EXERCISE.
Every record, from first to last, should be retyped word for word.

DATA.
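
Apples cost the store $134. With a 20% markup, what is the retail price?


Calculate the markup amount:
20% of $134 = $26.80
Add to cost:
$134 + $26.80 = $160.80

$160.80


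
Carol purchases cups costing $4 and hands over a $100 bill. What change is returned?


Start with the amount paid:
$100
Subtract the price:
$100 - $4 = $96

$96


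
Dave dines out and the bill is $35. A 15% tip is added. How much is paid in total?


Calculate the tip:
15% of $35 = $5.25
Add tip to meal cost:
$35 + $5.25 = $40.25

$40.25


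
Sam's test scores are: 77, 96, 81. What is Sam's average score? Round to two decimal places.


Add the scores:
77 + 96 + 81 = 254
Divide by the number of tests:
254 / 3 = 84.6666... ≈ 84.67

84.67


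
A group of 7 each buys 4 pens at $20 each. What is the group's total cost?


Cost per person:
4 x $20 = $80
Group total:
7 x $80 = $560

$560


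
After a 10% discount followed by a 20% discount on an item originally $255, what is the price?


First discount:
10% of $255 = $25.50
Price after first discount:
$255 - $25.50 = $229.50
Second discount:
20% of $229.50 = $45.90
Final price:
$229.50 - $45.90 = $183.60

$183.60


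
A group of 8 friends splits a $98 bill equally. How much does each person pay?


Total bill: $98
Number of people: 8
Each pays: $98 / 8 = $12.25

$12.25


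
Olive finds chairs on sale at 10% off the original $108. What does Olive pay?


Calculate the discount amount:
10% of $108 = $10.80
Subtract from original:
$108 - $10.80 = $97.20

$97.20


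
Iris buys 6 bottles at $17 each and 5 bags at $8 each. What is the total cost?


Cost of bottles:
6 x $17 = $102
Cost of bags:
5 x $8 = $40
Add both:
$102 + $40 = $142

$142


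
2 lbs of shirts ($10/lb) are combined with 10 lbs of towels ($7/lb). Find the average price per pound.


Cost of shirts:
2 x $10 = $20
Cost of towels:
10 x $7 = $70
Total cost: $20 + $70 = $90
Total weight: 12 lbs
Average: $90 / 12 = $7.50/lb

$7.50/lb


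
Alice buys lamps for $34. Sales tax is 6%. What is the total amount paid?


Calculate the tax:
6% of $34 = $2.04
Add tax to price:
$34 + $2.04 = $36.04

$36.04


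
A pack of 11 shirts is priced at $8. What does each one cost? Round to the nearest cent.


Total cost: $8
Number of items: 11
Unit price: $8 / 11 = $0.7272... ≈ $0.73

$0.73


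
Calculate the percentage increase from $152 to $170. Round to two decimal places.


Find the absolute change:
|170 - 152| = 18
Divide by original and multiply by 100:
18 / 152 x 100 = 11.8421...% ≈ 11.84%

11.84%


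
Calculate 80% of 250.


Convert percentage to decimal:
80% = 0.8
Multiply:
250 x 0.8 = 200

200


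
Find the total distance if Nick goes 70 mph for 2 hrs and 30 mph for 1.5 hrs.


Leg 1 distance:
70 x 2 = 140 miles
Leg 2 distance:
30 x 1.5 = 45 miles
Total distance:
140 + 45 = 185 miles

185 miles


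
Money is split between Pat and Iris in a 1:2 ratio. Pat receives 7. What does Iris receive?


Find the multiplier:
7 / 1 = 7
Apply to Iris's share:
2 x 7 = 14

14


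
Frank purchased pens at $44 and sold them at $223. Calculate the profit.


Selling price = $223
Cost price = $44
Profit = selling price - cost price:
Profit = $223 - $44 = $179

$179


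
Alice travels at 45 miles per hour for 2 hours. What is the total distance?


Use the formula: distance = speed x time
Speed = 45 mph, Time = 2 hours
45 x 2 = 90 miles

90 miles


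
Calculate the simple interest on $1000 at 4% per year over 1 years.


Use the formula I = P x R x T / 100
P x R x T = 1000 x 4 x 1 = 4000
I = 4000 / 100 = $40

$40


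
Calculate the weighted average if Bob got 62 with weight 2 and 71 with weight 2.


Weighted sum:
2 x 62 + 2 x 71 = 266
Total weight:
2 + 2 = 4
Weighted average:
266 / 4 = 66.5

66.5


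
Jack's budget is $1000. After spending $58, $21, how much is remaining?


Add up expenses:
$58 + $21 = $79
Subtract from budget:
$1000 - $79 = $921

$921


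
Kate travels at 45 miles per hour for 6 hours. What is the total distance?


Use the formula: distance = speed x time
Speed = 45 mph, Time = 6 hours
45 x 6 = 270 miles

270 miles


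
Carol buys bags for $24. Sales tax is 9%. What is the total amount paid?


Calculate the tax:
9% of $24 = $2.16
Add tax to price:
$24 + $2.16 = $26.16

$26.16


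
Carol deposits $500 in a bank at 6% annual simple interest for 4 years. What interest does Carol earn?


Use the formula I = P x R x T / 100
P x R x T = 500 x 6 x 4 = 12000
I = 12000 / 100 = $120

$120


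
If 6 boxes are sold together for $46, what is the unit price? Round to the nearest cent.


Total cost: $46
Number of items: 6
Unit price: $46 / 6 = $7.6666... ≈ $7.67

$7.67


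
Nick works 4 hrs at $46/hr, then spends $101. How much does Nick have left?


Calculate earnings:
4 x $46 = $184
Subtract spending:
$184 - $101 = $83

$83


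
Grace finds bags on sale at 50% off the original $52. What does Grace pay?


Calculate the discount amount:
50% of $52 = $26
Subtract from original:
$52 - $26 = $26

$26


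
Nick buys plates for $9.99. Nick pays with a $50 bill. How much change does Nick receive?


Start with the amount paid:
$50
Subtract the price:
$50 - $9.99 = $40.01

$40.01


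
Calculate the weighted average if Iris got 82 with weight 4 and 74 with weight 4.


Weighted sum:
4 x 82 + 4 x 74 = 624
Total weight:
4 + 4 = 8
Weighted average:
624 / 8 = 78

78


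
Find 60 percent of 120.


Convert percentage to decimal:
60% = 0.6
Multiply:
120 x 0.6 = 72

72


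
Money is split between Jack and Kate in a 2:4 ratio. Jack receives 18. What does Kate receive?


Find the multiplier:
18 / 2 = 9
Apply to Kate's share:
4 x 9 = 36

36


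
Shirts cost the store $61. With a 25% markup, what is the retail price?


Calculate the markup amount:
25% of $61 = $15.25
Add to cost:
$61 + $15.25 = $76.25

$76.25


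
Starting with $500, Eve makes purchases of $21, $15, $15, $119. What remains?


Add up expenses:
$21 + $15 + $15 + $119 = $170
Subtract from budget:
$500 - $170 = $330

$330


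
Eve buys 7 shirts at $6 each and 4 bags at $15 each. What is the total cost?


Cost of shirts:
7 x $6 = $42
Cost of bags:
4 x $15 = $60
Add both:
$42 + $60 = $102

$102


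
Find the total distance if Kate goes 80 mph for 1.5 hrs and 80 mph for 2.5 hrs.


Leg 1 distance:
80 x 1.5 = 120 miles
Leg 2 distance:
80 x 2.5 = 200 miles
Total distance:
120 + 200 = 320 miles

320 miles


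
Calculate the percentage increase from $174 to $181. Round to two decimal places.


Find the absolute change:
|181 - 174| = 7
Divide by original and multiply by 100:
7 / 174 x 100 = 4.0229...% ≈ 4.02%

4.02%


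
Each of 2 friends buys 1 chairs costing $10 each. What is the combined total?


Cost per person:
1 x $10 = $10
Group total:
2 x $10 = $20

$20


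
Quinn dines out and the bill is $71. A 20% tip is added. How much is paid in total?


Calculate the tip:
20% of $71 = $14.20
Add tip to meal cost:
$71 + $14.20 = $85.20

$85.20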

EXPECTED OUTPUT.
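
Apples cost the store $134. With a 20% markup, what is the retail price?


Calculate the markup amount:
20% of $134 = $26.80
Add to cost:
$134 + $26.80 = $160.80

$160.80


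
Carol purchases cups costing $4 and hands over a $100 bill. What change is returned?


Start with the amount paid:
$100
Subtract the price:
$100 - $4 = $96

$96


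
Dave dines out and the bill is $35. A 15% tip is added. How much is paid in total?


Calculate the tip:
15% of $35 = $5.25
Add tip to meal cost:
$35 + $5.25 = $40.25

$40.25


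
Sam's test scores are: 77, 96, 81. What is Sam's average score? Round to two decimal places.


Add the scores:
77 + 96 + 81 = 254
Divide by the number of tests:
254 / 3 = 84.6666... ≈ 84.67

84.67


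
A group of 7 each buys 4 pens at $20 each. What is the group's total cost?


Cost per person:
4 x $20 = $80
Group total:
7 x $80 = $560

$560


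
After a 10% discount followed by a 20% discount on an item originally $255, what is the price?


First discount:
10% of $255 = $25.50
Price after first discount:
$255 - $25.50 = $229.50
Second discount:
20% of $229.50 = $45.90
Final price:
$229.50 - $45.90 = $183.60

$183.60


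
A group of 8 friends splits a $98 bill equally. How much does each person pay?


Total bill: $98
Number of people: 8
Each pays: $98 / 8 = $12.25

$12.25


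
Olive finds chairs on sale at 10% off the original $108. What does Olive pay?


Calculate the discount amount:
10% of $108 = $10.80
Subtract from original:
$108 - $10.80 = $97.20

$97.20


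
Iris buys 6 bottles at $17 each and 5 bags at $8 each. What is the total cost?


Cost of bottles:
6 x $17 = $102
Cost of bags:
5 x $8 = $40
Add both:
$102 + $40 = $142

$142


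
2 lbs of shirts ($10/lb) are combined with 10 lbs of towels ($7/lb). Find the average price per pound.


Cost of shirts:
2 x $10 = $20
Cost of towels:
10 x $7 = $70
Total cost: $20 + $70 = $90
Total weight: 12 lbs
Average: $90 / 12 = $7.50/lb

$7.50/lb


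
Alice buys lamps for $34. Sales tax is 6%. What is the total amount paid?


Calculate the tax:
6% of $34 = $2.04
Add tax to price:
$34 + $2.04 = $36.04

$36.04


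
A pack of 11 shirts is priced at $8. What does each one cost? Round to the nearest cent.


Total cost: $8
Number of items: 11
Unit price: $8 / 11 = $0.7272... ≈ $0.73

$0.73


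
Calculate the percentage increase from $152 to $170. Round to two decimal places.


Find the absolute change:
|170 - 152| = 18
Divide by original and multiply by 100:
18 / 152 x 100 = 11.8421...% ≈ 11.84%

11.84%


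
Calculate 80% of 250.


Convert percentage to decimal:
80% = 0.8
Multiply:
250 x 0.8 = 200

200


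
Find the total distance if Nick goes 70 mph for 2 hrs and 30 mph for 1.5 hrs.


Leg 1 distance:
70 x 2 = 140 miles
Leg 2 distance:
30 x 1.5 = 45 miles
Total distance:
140 + 45 = 185 miles

185 miles


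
Money is split between Pat and Iris in a 1:2 ratio. Pat receives 7. What does Iris receive?


Find the multiplier:
7 / 1 = 7
Apply to Iris's share:
2 x 7 = 14

14


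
Frank purchased pens at $44 and sold them at $223. Calculate the profit.


Selling price = $223
Cost price = $44
Profit = selling price - cost price:
Profit = $223 - $44 = $179

$179


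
Alice travels at 45 miles per hour for 2 hours. What is the total distance?


Use the formula: distance = speed x time
Speed = 45 mph, Time = 2 hours
45 x 2 = 90 miles

90 miles


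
Calculate the simple interest on $1000 at 4% per year over 1 years.


Use the formula I = P x R x T / 100
P x R x T = 1000 x 4 x 1 = 4000
I = 4000 / 100 = $40

$40


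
Calculate the weighted average if Bob got 62 with weight 2 and 71 with weight 2.


Weighted sum:
2 x 62 + 2 x 71 = 266
Total weight:
2 + 2 = 4
Weighted average:
266 / 4 = 66.5

66.5


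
Jack's budget is $1000. After spending $58, $21, how much is remaining?


Add up expenses:
$58 + $21 = $79
Subtract from budget:
$1000 - $79 = $921

$921


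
Kate travels at 45 miles per hour for 6 hours. What is the total distance?


Use the formula: distance = speed x time
Speed = 45 mph, Time = 6 hours
45 x 6 = 270 miles

270 miles


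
Carol buys bags for $24. Sales tax is 9%. What is the total amount paid?


Calculate the tax:
9% of $24 = $2.16
Add tax to price:
$24 + $2.16 = $26.16

$26.16


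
Carol deposits $500 in a bank at 6% annual simple interest for 4 years. What interest does Carol earn?


Use the formula I = P x R x T / 100
P x R x T = 500 x 6 x 4 = 12000
I = 12000 / 100 = $120

$120


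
If 6 boxes are sold together for $46, what is the unit price? Round to the nearest cent.


Total cost: $46
Number of items: 6
Unit price: $46 / 6 = $7.6666... ≈ $7.67

$7.67


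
Nick works 4 hrs at $46/hr, then spends $101. How much does Nick have left?


Calculate earnings:
4 x $46 = $184
Subtract spending:
$184 - $101 = $83

$83


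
Grace finds bags on sale at 50% off the original $52. What does Grace pay?


Calculate the discount amount:
50% of $52 = $26
Subtract from original:
$52 - $26 = $26

$26


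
Nick buys plates for $9.99. Nick pays with a $50 bill. How much change does Nick receive?


Start with the amount paid:
$50
Subtract the price:
$50 - $9.99 = $40.01

$40.01


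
Calculate the weighted average if Iris got 82 with weight 4 and 74 with weight 4.


Weighted sum:
4 x 82 + 4 x 74 = 624
Total weight:
4 + 4 = 8
Weighted average:
624 / 8 = 78

78


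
Find 60 percent of 120.


Convert percentage to decimal:
60% = 0.6
Multiply:
120 x 0.6 = 72

72


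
Money is split between Jack and Kate in a 2:4 ratio. Jack receives 18. What does Kate receive?


Find the multiplier:
18 / 2 = 9
Apply to Kate's share:
4 x 9 = 36

36


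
Shirts cost the store $61. With a 25% markup, what is the retail price?


Calculate the markup amount:
25% of $61 = $15.25
Add to cost:
$61 + $15.25 = $76.25

$76.25


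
Starting with $500, Eve makes purchases of $21, $15, $15, $119. What remains?


Add up expenses:
$21 + $15 + $15 + $119 = $170
Subtract from budget:
$500 - $170 = $330

$330


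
Eve buys 7 shirts at $6 each and 4 bags at $15 each. What is the total cost?


Cost of shirts:
7 x $6 = $42
Cost of bags:
4 x $15 = $60
Add both:
$42 + $60 = $102

$102


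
Find the total distance if Kate goes 80 mph for 1.5 hrs and 80 mph for 2.5 hrs.


Leg 1 distance:
80 x 1.5 = 120 miles
Leg 2 distance:
80 x 2.5 = 200 miles
Total distance:
120 + 200 = 320 miles

320 miles


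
Calculate the percentage increase from $174 to $181. Round to two decimal places.


Find the absolute change:
|181 - 174| = 7
Divide by original and multiply by 100:
7 / 174 x 100 = 4.0229...% ≈ 4.02%

4.02%


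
Each of 2 friends buys 1 chairs costing $10 each. What is the combined total?


Cost per person:
1 x $10 = $10
Group total:
2 x $10 = $20

$20


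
Quinn dines out and the bill is $71. A 20% tip is added. How much is paid in total?


Calculate the tip:
20% of $71 = $14.20
Add tip to meal cost:
$71 + $14.20 = $85.20

$85.20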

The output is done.